**WORK TO BE COMPLETED**
Print the listing below exactly. Leave nothing out.

┌──

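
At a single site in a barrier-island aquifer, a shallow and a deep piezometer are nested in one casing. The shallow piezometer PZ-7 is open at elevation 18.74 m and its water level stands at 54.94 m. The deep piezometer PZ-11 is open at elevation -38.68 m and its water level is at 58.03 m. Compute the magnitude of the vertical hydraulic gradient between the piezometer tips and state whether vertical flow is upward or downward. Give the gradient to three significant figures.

Total head at PZ-7: h = 54.94 m (water level in the standpipe).
Total head at PZ-11: h = 58.03 m.
Δh = h(PZ-7) − h(PZ-11) = 54.94 − 58.03 = -3.09 m.
Vertical separation Δz = 18.74 − (-38.68) = 57.42 m.
|i_v| = |Δh| / Δz = 3.09 / 57.42 = 0.0538.
Head is higher in the deep piezometer, so vertical flow is upward (discharge condition).

|i_v| ≈ 0.0538; vertical flow is upward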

└──

**ANSWER FOR THIS EXERCISE**
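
At a single site in a barrier-island aquifer, a shallow and a deep piezometer are nested in one casing. The shallow piezometer PZ-7 is open at elevation 18.74 m and its water level stands at 54.94 m. The deep piezometer PZ-11 is open at elevation -38.68 m and its water level is at 58.03 m. Compute the magnitude of the vertical hydraulic gradient between the piezometer tips and state whether vertical flow is upward or downward. Give the gradient to three significant figures.

Total head at PZ-7: h = 54.94 m (water level in the standpipe).
Total head at PZ-11: h = 58.03 m.
Δh = h(PZ-7) − h(PZ-11) = 54.94 − 58.03 = -3.09 m.
Vertical separation Δz = 18.74 − (-38.68) = 57.42 m.
|i_v| = |Δh| / Δz = 3.09 / 57.42 = 0.0538.
Head is higher in the deep piezometer, so vertical flow is upward (discharge condition).

|i_v| ≈ 0.0538; vertical flow is upward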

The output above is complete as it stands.